(What the task asks): All of the data below should be returned exactly.

Start of Source data

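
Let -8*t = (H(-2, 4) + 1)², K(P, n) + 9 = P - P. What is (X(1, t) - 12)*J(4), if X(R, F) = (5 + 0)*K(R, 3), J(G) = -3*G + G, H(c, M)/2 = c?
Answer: 456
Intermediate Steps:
K(P, n) = -9 (K(P, n) = -9 + (P - P) = -9 + 0 = -9)
H(c, M) = 2*c
J(G) = -2*G
t = -9/8 (t = -(2*(-2) + 1)²/8 = -(-4 + 1)²/8 = -⅛*(-3)² = -⅛*9 = -9/8 ≈ -1.1250)
X(R, F) = -45 (X(R, F) = (5 + 0)*(-9) = 5*(-9) = -45)
(X(1, t) - 12)*J(4) = (-45 - 12)*(-2*4) = -57*(-8) = 456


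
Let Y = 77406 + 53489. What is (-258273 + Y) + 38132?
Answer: -89246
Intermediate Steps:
Y = 130895
(-258273 + Y) + 38132 = (-258273 + 130895) + 38132 = -127378 + 38132 = -89246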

End of Source data

(Task output):
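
Let -8*t = (H(-2, 4) + 1)², K(P, n) + 9 = P - P. What is (X(1, t) - 12)*J(4), if X(R, F) = (5 + 0)*K(R, 3), J(G) = -3*G + G, H(c, M)/2 = c?
Answer: 456
Intermediate Steps:
K(P, n) = -9 (K(P, n) = -9 + (P - P) = -9 + 0 = -9)
H(c, M) = 2*c
J(G) = -2*G
t = -9/8 (t = -(2*(-2) + 1)²/8 = -(-4 + 1)²/8 = -⅛*(-3)² = -⅛*9 = -9/8 ≈ -1.1250)
X(R, F) = -45 (X(R, F) = (5 + 0)*(-9) = 5*(-9) = -45)
(X(1, t) - 12)*J(4) = (-45 - 12)*(-2*4) = -57*(-8) = 456


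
Let Y = 77406 + 53489. What is (-258273 + Y) + 38132?
Answer: -89246
Intermediate Steps:
Y = 130895
(-258273 + Y) + 38132 = (-258273 + 130895) + 38132 = -127378 + 38132 = -89246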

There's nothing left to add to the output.